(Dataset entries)
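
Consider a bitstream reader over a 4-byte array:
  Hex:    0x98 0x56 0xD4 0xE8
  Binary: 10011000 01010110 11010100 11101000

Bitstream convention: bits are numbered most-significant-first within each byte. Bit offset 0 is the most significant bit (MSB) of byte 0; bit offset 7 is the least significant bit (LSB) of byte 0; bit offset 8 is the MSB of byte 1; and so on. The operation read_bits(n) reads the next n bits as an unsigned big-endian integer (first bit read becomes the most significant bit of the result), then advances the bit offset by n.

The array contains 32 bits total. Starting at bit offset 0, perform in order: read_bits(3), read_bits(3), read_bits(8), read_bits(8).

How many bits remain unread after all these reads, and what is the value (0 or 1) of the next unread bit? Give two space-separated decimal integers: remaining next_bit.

Answer: 10 0

Derivation:
Read 1: bits[0:3] width=3 -> value=4 (bin 100); offset now 3 = byte 0 bit 3; 29 bits remain
Read 2: bits[3:6] width=3 -> value=6 (bin 110); offset now 6 = byte 0 bit 6; 26 bits remain
Read 3: bits[6:14] width=8 -> value=21 (bin 00010101); offset now 14 = byte 1 bit 6; 18 bits remain
Read 4: bits[14:22] width=8 -> value=181 (bin 10110101); offset now 22 = byte 2 bit 6; 10 bits remain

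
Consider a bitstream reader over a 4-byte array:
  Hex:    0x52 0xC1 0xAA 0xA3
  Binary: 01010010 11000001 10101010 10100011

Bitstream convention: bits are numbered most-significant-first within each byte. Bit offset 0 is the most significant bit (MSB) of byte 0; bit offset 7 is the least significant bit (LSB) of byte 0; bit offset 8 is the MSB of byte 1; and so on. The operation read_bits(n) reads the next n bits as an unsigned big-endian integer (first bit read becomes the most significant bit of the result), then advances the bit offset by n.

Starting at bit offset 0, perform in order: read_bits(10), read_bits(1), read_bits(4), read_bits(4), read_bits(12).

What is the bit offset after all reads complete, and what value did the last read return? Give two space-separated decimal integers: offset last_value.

Read 1: bits[0:10] width=10 -> value=331 (bin 0101001011); offset now 10 = byte 1 bit 2; 22 bits remain
Read 2: bits[10:11] width=1 -> value=0 (bin 0); offset now 11 = byte 1 bit 3; 21 bits remain
Read 3: bits[11:15] width=4 -> value=0 (bin 0000); offset now 15 = byte 1 bit 7; 17 bits remain
Read 4: bits[15:19] width=4 -> value=13 (bin 1101); offset now 19 = byte 2 bit 3; 13 bits remain
Read 5: bits[19:31] width=12 -> value=1361 (bin 010101010001); offset now 31 = byte 3 bit 7; 1 bits remain

Answer: 31 1361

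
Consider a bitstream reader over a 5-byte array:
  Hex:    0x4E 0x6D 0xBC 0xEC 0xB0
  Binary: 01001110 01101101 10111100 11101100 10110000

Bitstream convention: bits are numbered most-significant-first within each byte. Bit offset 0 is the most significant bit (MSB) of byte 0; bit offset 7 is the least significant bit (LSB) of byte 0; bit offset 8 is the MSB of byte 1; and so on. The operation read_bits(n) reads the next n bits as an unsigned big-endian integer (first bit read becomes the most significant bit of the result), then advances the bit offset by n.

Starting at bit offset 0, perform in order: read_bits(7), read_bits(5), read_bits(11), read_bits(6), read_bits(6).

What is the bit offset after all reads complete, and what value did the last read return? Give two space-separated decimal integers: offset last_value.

Answer: 35 37

Derivation:
Read 1: bits[0:7] width=7 -> value=39 (bin 0100111); offset now 7 = byte 0 bit 7; 33 bits remain
Read 2: bits[7:12] width=5 -> value=6 (bin 00110); offset now 12 = byte 1 bit 4; 28 bits remain
Read 3: bits[12:23] width=11 -> value=1758 (bin 11011011110); offset now 23 = byte 2 bit 7; 17 bits remain
Read 4: bits[23:29] width=6 -> value=29 (bin 011101); offset now 29 = byte 3 bit 5; 11 bits remain
Read 5: bits[29:35] width=6 -> value=37 (bin 100101); offset now 35 = byte 4 bit 3; 5 bits remain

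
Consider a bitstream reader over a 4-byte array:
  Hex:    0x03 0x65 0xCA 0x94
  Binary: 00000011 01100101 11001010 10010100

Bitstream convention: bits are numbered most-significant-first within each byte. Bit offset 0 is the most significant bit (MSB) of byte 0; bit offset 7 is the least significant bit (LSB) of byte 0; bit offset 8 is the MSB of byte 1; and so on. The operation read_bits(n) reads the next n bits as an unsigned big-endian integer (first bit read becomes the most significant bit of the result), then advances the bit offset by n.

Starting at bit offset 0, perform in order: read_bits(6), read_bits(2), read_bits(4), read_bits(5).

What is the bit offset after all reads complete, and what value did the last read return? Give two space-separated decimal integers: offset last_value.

Answer: 17 11

Derivation:
Read 1: bits[0:6] width=6 -> value=0 (bin 000000); offset now 6 = byte 0 bit 6; 26 bits remain
Read 2: bits[6:8] width=2 -> value=3 (bin 11); offset now 8 = byte 1 bit 0; 24 bits remain
Read 3: bits[8:12] width=4 -> value=6 (bin 0110); offset now 12 = byte 1 bit 4; 20 bits remain
Read 4: bits[12:17] width=5 -> value=11 (bin 01011); offset now 17 = byte 2 bit 1; 15 bits remain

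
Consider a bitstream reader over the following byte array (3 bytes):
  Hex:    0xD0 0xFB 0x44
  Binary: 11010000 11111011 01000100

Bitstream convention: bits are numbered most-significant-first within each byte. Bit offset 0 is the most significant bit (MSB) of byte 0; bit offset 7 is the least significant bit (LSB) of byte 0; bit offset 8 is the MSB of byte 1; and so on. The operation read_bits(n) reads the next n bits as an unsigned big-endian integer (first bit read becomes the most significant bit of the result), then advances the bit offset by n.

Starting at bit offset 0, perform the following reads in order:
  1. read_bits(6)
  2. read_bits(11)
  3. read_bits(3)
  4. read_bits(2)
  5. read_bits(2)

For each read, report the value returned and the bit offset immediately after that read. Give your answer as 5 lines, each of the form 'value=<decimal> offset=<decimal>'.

Answer: value=52 offset=6
value=502 offset=17
value=4 offset=20
value=1 offset=22
value=0 offset=24

Derivation:
Read 1: bits[0:6] width=6 -> value=52 (bin 110100); offset now 6 = byte 0 bit 6; 18 bits remain
Read 2: bits[6:17] width=11 -> value=502 (bin 00111110110); offset now 17 = byte 2 bit 1; 7 bits remain
Read 3: bits[17:20] width=3 -> value=4 (bin 100); offset now 20 = byte 2 bit 4; 4 bits remain
Read 4: bits[20:22] width=2 -> value=1 (bin 01); offset now 22 = byte 2 bit 6; 2 bits remain
Read 5: bits[22:24] width=2 -> value=0 (bin 00); offset now 24 = byte 3 bit 0; 0 bits remain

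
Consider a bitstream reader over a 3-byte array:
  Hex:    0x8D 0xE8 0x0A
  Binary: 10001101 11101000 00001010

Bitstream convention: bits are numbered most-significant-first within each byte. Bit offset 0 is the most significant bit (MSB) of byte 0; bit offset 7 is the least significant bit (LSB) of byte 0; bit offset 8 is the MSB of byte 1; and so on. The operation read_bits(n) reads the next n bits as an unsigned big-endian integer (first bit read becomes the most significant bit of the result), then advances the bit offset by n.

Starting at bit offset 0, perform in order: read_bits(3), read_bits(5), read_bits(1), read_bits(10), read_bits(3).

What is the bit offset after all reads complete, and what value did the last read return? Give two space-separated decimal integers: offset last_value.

Read 1: bits[0:3] width=3 -> value=4 (bin 100); offset now 3 = byte 0 bit 3; 21 bits remain
Read 2: bits[3:8] width=5 -> value=13 (bin 01101); offset now 8 = byte 1 bit 0; 16 bits remain
Read 3: bits[8:9] width=1 -> value=1 (bin 1); offset now 9 = byte 1 bit 1; 15 bits remain
Read 4: bits[9:19] width=10 -> value=832 (bin 1101000000); offset now 19 = byte 2 bit 3; 5 bits remain
Read 5: bits[19:22] width=3 -> value=2 (bin 010); offset now 22 = byte 2 bit 6; 2 bits remain

Answer: 22 2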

*Work item*
Count lines, not occurrences. State how many lines of the entries contain the word "following", and add nothing.

*Finished exercise*
2